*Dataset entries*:
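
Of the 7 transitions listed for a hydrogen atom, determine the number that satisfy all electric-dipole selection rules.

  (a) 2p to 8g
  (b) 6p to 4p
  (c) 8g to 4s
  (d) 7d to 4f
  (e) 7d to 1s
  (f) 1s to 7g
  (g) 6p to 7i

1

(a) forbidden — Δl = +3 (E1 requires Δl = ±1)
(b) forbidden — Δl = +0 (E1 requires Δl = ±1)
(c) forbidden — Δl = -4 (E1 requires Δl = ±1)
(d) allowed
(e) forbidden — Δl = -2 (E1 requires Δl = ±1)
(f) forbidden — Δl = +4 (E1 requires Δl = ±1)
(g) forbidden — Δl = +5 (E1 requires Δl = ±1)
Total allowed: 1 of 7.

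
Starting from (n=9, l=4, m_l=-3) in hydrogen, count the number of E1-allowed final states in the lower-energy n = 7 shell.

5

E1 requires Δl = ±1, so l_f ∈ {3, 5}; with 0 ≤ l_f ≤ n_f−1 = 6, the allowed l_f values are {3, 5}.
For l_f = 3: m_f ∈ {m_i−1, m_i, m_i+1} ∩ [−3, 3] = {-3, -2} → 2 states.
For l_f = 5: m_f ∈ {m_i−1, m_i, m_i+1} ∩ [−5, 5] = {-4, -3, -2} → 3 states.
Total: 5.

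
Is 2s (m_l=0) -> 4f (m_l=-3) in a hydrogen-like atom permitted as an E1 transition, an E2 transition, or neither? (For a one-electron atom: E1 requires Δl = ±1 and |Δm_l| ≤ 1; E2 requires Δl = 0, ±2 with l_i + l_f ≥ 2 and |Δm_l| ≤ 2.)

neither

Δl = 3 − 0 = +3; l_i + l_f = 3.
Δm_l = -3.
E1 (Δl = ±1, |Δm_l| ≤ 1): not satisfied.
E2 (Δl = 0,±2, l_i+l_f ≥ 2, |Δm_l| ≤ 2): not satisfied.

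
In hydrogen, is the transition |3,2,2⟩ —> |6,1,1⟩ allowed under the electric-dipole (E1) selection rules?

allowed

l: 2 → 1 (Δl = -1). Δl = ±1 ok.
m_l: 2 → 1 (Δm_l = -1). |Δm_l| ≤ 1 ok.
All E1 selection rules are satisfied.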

...

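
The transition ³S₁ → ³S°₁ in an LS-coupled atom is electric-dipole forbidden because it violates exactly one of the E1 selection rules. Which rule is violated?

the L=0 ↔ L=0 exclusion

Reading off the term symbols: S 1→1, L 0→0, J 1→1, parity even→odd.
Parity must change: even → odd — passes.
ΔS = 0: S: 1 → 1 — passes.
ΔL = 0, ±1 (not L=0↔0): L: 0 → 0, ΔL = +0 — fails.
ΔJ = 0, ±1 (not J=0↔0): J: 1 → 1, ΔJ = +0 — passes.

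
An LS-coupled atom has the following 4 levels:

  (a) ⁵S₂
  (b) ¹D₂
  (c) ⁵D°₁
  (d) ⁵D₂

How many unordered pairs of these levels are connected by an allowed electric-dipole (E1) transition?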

*Aim of the task*: Within the records, tally every line that contains the word "levels". Only the resulting number should be given.

*Task solution*: 2